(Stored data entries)
=== Begin Enclosure ===

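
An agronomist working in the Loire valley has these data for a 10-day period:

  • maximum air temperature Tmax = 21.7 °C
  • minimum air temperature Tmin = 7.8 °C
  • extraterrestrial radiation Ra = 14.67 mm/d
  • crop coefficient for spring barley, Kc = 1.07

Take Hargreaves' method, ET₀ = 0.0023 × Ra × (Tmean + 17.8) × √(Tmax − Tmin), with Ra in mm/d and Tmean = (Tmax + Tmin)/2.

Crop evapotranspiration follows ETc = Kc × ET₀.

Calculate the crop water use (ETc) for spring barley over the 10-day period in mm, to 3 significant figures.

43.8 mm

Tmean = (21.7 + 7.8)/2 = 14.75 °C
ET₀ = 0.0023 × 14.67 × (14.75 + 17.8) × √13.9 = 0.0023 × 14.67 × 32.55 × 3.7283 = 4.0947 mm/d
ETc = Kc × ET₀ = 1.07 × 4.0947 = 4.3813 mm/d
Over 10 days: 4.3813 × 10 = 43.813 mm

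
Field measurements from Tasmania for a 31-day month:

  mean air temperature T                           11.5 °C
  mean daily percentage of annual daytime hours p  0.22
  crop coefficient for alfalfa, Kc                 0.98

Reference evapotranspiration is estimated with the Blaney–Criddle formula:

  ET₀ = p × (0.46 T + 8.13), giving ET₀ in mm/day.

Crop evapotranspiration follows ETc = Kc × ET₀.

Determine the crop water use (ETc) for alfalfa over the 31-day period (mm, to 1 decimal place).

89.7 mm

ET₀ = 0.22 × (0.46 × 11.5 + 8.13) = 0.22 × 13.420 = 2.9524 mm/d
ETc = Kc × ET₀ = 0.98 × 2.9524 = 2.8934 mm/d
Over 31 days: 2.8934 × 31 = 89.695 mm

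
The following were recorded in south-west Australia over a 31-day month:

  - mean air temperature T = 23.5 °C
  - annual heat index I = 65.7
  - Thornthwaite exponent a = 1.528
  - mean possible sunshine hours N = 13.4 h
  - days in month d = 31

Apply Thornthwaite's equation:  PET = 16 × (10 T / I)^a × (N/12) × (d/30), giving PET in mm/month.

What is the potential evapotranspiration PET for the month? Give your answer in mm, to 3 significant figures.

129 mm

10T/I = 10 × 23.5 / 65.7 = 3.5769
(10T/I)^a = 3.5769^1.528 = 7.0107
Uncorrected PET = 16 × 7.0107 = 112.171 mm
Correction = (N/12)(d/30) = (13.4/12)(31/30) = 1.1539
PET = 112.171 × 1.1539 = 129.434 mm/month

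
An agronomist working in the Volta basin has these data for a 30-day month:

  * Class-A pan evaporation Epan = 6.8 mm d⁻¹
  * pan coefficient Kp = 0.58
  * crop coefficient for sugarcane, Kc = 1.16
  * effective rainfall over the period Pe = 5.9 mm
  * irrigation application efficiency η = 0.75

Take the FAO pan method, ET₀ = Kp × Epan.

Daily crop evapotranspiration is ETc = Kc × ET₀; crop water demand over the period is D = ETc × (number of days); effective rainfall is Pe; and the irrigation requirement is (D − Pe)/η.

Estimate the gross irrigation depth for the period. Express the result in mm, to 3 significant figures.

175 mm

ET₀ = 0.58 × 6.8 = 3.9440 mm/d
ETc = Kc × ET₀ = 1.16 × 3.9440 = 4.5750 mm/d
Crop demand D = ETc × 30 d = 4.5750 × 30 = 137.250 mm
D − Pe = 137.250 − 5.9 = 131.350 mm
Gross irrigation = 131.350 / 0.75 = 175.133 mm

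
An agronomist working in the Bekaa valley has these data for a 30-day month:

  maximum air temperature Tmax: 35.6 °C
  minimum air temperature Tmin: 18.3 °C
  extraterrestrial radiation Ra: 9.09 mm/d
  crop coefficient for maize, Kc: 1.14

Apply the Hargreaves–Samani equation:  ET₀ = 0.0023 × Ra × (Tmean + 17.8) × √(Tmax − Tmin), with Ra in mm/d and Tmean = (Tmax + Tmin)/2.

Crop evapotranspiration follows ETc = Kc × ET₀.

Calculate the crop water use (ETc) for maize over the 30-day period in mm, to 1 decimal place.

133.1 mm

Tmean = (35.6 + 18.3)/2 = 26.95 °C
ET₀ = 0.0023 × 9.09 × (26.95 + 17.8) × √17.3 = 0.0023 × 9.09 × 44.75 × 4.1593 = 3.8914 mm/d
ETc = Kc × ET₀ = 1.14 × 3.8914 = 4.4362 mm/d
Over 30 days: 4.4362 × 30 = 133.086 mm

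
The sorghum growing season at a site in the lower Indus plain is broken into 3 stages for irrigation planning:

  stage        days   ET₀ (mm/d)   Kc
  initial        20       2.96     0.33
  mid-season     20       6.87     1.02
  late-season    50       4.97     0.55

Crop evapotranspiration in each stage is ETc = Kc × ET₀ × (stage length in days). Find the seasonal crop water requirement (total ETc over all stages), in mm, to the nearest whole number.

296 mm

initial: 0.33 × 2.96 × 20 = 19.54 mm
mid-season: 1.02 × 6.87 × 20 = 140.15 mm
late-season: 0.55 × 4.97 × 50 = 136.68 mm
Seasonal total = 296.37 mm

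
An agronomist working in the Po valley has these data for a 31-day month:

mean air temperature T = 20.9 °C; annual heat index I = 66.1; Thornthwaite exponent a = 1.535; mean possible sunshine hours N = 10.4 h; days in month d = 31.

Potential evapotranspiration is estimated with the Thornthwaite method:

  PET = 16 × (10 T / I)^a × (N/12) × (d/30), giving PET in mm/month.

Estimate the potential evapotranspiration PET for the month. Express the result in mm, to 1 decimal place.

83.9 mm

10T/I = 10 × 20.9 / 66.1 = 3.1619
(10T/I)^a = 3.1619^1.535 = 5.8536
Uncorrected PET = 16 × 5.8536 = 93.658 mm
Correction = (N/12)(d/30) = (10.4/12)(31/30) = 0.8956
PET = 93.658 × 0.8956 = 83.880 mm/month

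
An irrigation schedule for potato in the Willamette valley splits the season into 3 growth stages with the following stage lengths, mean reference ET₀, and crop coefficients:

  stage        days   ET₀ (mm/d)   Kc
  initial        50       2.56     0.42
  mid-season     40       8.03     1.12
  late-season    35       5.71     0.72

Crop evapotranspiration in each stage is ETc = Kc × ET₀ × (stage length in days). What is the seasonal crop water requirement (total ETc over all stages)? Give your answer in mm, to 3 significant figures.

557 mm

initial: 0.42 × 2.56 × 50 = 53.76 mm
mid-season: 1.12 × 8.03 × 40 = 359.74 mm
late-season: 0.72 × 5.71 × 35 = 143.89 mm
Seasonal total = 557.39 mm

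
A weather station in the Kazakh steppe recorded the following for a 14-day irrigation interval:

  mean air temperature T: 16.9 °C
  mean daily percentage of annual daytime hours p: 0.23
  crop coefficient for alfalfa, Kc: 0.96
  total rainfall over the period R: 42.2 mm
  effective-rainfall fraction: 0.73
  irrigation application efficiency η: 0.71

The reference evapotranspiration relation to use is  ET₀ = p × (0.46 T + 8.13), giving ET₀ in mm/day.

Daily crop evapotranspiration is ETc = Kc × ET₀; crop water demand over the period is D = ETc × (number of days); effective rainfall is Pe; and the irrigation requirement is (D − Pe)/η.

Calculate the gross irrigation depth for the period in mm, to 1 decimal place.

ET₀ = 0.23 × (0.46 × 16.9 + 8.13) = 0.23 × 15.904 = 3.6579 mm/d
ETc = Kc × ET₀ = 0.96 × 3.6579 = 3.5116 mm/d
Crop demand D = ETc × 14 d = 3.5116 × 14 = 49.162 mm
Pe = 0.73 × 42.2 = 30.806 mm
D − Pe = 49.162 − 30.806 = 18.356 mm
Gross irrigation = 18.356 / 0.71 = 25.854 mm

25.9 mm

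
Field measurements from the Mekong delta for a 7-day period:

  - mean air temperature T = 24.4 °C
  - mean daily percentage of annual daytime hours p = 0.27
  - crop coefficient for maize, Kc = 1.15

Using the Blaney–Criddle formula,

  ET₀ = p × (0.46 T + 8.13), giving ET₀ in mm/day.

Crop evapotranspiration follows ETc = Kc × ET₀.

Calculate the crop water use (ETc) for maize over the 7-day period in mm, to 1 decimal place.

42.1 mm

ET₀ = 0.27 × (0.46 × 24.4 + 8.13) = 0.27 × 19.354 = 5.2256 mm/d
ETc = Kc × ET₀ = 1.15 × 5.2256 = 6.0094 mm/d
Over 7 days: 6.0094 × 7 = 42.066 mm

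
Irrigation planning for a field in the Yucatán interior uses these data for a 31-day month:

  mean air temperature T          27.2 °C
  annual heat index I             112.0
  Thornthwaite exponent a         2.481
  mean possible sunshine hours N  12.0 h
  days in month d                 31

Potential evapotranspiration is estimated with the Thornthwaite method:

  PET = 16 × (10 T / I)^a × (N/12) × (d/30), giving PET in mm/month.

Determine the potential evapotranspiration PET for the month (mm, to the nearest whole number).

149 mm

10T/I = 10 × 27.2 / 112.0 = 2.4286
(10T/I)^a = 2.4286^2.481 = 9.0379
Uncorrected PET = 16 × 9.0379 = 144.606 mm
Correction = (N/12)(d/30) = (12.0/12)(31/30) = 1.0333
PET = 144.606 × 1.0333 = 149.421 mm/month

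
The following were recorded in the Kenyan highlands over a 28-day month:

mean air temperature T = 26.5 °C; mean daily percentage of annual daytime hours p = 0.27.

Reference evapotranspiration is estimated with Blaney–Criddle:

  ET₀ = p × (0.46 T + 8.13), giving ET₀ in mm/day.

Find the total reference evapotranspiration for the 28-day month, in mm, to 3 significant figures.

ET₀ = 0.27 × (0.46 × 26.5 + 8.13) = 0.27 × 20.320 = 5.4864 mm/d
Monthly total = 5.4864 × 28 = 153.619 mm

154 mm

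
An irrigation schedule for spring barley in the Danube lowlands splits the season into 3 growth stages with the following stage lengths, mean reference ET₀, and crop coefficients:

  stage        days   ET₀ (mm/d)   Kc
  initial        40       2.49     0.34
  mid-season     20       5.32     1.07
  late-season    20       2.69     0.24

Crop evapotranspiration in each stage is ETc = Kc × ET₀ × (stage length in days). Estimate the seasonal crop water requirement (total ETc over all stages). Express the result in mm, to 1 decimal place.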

=== End Enclosure ===
=== Begin Enclosure ===

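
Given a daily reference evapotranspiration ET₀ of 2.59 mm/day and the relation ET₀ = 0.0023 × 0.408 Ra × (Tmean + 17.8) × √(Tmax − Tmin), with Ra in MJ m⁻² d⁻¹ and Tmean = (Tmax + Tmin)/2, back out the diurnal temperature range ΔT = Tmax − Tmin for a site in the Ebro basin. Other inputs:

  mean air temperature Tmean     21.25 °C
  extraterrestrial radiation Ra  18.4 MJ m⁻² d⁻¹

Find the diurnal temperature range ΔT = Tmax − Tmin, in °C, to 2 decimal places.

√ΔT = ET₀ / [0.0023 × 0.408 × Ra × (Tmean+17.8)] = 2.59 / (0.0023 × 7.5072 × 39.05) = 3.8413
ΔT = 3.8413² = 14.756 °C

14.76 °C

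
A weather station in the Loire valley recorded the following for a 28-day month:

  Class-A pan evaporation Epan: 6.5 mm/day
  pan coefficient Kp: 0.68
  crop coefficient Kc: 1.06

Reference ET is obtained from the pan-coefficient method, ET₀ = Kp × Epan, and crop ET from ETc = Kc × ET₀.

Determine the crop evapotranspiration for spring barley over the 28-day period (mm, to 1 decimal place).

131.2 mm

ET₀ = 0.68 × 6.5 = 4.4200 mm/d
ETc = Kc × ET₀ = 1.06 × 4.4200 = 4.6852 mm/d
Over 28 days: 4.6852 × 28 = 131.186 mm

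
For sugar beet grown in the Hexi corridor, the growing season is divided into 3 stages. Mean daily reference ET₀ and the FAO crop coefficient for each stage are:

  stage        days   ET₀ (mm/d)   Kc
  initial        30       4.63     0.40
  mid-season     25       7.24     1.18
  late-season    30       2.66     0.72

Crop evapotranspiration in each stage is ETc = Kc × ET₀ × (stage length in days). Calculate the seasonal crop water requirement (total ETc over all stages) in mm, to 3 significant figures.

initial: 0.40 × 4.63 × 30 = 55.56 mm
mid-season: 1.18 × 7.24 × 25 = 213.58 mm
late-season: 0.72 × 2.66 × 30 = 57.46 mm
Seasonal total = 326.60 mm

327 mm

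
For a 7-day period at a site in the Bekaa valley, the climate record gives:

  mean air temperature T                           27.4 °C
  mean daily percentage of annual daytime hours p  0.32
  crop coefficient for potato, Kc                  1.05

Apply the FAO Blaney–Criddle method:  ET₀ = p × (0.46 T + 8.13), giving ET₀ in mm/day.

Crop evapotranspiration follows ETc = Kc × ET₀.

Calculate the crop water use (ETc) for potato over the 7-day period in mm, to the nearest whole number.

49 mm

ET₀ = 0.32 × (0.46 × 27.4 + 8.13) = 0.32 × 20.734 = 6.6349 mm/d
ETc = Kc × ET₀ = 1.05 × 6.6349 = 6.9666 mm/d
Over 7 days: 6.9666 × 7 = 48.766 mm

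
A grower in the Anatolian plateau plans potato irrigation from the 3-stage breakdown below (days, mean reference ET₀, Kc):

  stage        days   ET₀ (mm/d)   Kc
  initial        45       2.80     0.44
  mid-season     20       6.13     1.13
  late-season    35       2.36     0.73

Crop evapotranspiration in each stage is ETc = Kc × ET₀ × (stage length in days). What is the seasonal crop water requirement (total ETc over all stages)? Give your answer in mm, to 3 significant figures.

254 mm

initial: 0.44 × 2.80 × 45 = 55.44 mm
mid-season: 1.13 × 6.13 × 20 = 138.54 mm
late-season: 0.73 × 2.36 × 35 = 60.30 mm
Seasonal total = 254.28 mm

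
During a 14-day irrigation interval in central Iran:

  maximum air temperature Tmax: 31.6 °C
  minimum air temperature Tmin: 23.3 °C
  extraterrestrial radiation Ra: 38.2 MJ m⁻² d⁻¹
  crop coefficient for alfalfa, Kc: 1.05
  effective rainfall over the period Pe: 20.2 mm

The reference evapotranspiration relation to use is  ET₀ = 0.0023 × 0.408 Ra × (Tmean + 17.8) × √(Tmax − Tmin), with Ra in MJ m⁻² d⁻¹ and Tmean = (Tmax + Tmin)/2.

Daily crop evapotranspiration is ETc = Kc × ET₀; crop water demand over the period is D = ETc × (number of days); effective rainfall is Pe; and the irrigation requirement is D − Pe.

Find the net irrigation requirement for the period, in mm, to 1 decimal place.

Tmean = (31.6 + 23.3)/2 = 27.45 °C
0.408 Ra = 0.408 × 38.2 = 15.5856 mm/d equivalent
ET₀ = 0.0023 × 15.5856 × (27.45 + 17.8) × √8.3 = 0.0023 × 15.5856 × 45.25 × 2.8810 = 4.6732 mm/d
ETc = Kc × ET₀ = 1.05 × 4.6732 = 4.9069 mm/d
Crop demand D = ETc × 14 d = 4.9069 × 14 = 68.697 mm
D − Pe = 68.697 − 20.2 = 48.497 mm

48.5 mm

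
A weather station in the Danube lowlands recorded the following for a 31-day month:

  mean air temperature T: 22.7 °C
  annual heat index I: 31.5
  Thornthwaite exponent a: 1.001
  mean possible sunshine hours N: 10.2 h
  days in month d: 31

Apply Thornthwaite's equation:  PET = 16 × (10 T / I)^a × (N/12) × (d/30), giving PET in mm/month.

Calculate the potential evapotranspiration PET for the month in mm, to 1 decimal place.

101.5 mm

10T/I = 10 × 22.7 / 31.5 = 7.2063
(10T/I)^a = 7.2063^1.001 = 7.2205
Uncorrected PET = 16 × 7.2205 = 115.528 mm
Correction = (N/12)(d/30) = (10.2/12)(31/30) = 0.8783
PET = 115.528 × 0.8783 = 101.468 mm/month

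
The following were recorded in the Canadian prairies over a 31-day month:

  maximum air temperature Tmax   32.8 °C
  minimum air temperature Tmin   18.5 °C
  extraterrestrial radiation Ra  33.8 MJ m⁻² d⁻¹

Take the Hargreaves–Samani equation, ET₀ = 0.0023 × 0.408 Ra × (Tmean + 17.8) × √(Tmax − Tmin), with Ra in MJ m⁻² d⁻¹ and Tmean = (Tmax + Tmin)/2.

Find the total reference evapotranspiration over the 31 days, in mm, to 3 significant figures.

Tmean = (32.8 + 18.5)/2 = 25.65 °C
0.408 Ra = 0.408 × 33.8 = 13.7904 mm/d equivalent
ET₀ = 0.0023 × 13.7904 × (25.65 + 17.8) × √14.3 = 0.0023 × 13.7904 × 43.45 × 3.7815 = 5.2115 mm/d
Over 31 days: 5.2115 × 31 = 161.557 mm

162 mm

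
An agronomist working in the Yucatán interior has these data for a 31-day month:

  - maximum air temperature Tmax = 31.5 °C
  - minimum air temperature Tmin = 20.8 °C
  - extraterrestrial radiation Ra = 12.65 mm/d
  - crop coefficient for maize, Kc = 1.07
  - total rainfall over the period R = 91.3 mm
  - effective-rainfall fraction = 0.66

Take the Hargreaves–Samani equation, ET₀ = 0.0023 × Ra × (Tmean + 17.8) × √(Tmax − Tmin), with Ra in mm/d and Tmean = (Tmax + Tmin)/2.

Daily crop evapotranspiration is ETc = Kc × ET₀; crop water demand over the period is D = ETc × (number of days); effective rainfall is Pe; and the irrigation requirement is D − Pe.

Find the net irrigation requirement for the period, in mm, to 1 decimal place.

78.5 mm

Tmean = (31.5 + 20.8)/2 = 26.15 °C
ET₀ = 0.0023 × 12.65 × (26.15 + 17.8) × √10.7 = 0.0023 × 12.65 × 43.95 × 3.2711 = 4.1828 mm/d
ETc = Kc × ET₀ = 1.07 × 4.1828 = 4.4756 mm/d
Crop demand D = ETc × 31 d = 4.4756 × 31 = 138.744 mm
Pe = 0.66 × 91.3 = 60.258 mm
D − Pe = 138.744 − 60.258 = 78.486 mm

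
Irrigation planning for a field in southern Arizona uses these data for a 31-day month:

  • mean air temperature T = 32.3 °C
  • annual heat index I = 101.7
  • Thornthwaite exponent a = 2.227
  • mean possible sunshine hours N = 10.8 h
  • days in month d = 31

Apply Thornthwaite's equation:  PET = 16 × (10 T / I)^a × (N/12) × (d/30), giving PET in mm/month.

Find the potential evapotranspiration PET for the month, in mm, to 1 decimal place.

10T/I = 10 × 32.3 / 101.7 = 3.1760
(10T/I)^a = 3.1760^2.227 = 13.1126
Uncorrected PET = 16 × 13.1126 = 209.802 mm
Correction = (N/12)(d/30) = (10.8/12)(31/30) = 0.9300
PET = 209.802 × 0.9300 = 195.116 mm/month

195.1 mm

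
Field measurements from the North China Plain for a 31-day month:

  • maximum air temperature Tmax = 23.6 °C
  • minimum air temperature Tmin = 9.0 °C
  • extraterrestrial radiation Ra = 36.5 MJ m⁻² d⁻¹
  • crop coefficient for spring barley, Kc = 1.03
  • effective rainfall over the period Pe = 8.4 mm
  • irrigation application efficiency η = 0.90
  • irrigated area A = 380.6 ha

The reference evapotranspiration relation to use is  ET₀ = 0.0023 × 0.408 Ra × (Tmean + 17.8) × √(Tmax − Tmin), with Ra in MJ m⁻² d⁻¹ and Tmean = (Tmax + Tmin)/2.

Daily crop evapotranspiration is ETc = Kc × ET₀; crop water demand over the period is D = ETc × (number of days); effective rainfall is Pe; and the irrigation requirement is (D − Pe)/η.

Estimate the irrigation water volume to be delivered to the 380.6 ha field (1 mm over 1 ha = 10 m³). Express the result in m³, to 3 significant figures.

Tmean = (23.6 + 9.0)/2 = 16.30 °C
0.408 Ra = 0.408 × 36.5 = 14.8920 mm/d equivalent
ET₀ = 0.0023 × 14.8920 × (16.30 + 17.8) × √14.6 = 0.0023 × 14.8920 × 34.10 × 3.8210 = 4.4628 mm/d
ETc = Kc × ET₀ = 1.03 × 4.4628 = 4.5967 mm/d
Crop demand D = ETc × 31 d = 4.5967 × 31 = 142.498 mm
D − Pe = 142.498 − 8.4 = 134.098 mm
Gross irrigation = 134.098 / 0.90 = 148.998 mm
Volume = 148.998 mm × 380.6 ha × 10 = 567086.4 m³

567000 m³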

=== End Enclosure ===

→ **EXERCISE OBJECTIVE**:
Above are the records. Print exactly, and only, the lines from the line with "An agronomist working in the Loire" to the line with "Field measurements from Tasmania", both inclusive.

→ **YOUR SOLUTION**:
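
An agronomist working in the Loire valley has these data for a 10-day period:

  • maximum air temperature Tmax = 21.7 °C
  • minimum air temperature Tmin = 7.8 °C
  • extraterrestrial radiation Ra = 14.67 mm/d
  • crop coefficient for spring barley, Kc = 1.07

Take Hargreaves' method, ET₀ = 0.0023 × Ra × (Tmean + 17.8) × √(Tmax − Tmin), with Ra in mm/d and Tmean = (Tmax + Tmin)/2.

Crop evapotranspiration follows ETc = Kc × ET₀.

Calculate the crop water use (ETc) for spring barley over the 10-day period in mm, to 3 significant figures.

43.8 mm

Tmean = (21.7 + 7.8)/2 = 14.75 °C
ET₀ = 0.0023 × 14.67 × (14.75 + 17.8) × √13.9 = 0.0023 × 14.67 × 32.55 × 3.7283 = 4.0947 mm/d
ETc = Kc × ET₀ = 1.07 × 4.0947 = 4.3813 mm/d
Over 10 days: 4.3813 × 10 = 43.813 mm

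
Field measurements from Tasmania for a 31-day month: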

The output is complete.